[What to do]: Reproduce the tail of the data exactly. It starts at the line containing "Using Hudson's formula, calculate" and runs to the last line.

[Data]:
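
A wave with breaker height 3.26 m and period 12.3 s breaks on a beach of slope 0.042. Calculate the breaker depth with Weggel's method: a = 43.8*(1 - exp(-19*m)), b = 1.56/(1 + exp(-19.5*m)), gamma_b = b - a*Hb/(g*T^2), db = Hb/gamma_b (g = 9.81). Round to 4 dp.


a = 43.8 * (1 - exp(-19 * m))
exp(-19 * 0.042) = exp(-0.7980) = 0.450229
a = 43.8 * (1 - 0.450229) = 24.079991
b = 1.56 / (1 + exp(-19.5 * m))
exp(-19.5 * 0.042) = exp(-0.8190) = 0.440872
b = 1.56 / (1 + 0.440872) = 1.082677
Hb / (g * T^2) = 3.26 / (9.81 * 12.3^2) = 3.26 / 1484.1549 = 0.00219654
gamma_b = b - a * Hb/(g*T^2) = 1.082677 - 24.079991 * 0.00219654 = 1.029785
db = Hb / gamma_b = 3.26 / 1.029785
db = 3.1657 m

3.1657


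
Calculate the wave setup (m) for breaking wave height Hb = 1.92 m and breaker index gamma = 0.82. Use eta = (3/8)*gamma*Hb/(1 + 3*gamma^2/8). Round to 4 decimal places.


eta = (3/8) * gamma * Hb / (1 + 3*gamma^2/8)
Numerator = (3/8) * 0.82 * 1.92 = 0.590400
Denominator = 1 + 3*0.82^2/8 = 1 + 0.252150 = 1.252150
eta = 0.590400 / 1.252150
eta = 0.4715 m

0.4715


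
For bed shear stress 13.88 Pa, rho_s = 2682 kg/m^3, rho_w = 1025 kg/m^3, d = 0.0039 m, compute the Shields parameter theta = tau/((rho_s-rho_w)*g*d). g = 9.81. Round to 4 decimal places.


theta = tau / ((rho_s - rho_w) * g * d)
rho_s - rho_w = 2682 - 1025 = 1657
Denominator = 1657 * 9.81 * 0.0039 = 63.395163
theta = 13.88 / 63.395163
theta = 0.2189

0.2189


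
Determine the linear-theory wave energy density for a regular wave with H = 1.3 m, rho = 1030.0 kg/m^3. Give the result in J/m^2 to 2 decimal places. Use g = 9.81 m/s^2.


E = (1/8) * rho * g * H^2
E = (1/8) * 1030.0 * 9.81 * 1.3^2
E = 0.125 * 1030.0 * 9.81 * 1.6900
E = 2134.53 J/m^2

2134.53


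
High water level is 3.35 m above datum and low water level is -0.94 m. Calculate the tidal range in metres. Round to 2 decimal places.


Tidal range = High water - Low water
Tidal range = 3.35 - (-0.94)
Tidal range = 4.29 m

4.29


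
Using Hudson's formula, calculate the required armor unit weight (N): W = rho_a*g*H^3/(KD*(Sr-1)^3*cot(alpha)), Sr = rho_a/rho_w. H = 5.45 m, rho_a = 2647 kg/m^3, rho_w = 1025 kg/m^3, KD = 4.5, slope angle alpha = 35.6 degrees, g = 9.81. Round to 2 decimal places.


Sr = rho_a / rho_w = 2647 / 1025 = 2.582439
(Sr - 1) = 1.582439
(Sr - 1)^3 = 3.962607
cot(35.6) = 1 / tan(35.6) = 1 / 0.715930 = 1.396785
Numerator = 2647 * 9.81 * 5.45^3 = 4203513.5869
Denominator = 4.5 * 3.962607 * 1.396785 = 24.907096
W = 4203513.5869 / 24.907096
W = 168767.71 N

168767.71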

[Task result]:
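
Using Hudson's formula, calculate the required armor unit weight (N): W = rho_a*g*H^3/(KD*(Sr-1)^3*cot(alpha)), Sr = rho_a/rho_w. H = 5.45 m, rho_a = 2647 kg/m^3, rho_w = 1025 kg/m^3, KD = 4.5, slope angle alpha = 35.6 degrees, g = 9.81. Round to 2 decimal places.


Sr = rho_a / rho_w = 2647 / 1025 = 2.582439
(Sr - 1) = 1.582439
(Sr - 1)^3 = 3.962607
cot(35.6) = 1 / tan(35.6) = 1 / 0.715930 = 1.396785
Numerator = 2647 * 9.81 * 5.45^3 = 4203513.5869
Denominator = 4.5 * 3.962607 * 1.396785 = 24.907096
W = 4203513.5869 / 24.907096
W = 168767.71 N

168767.71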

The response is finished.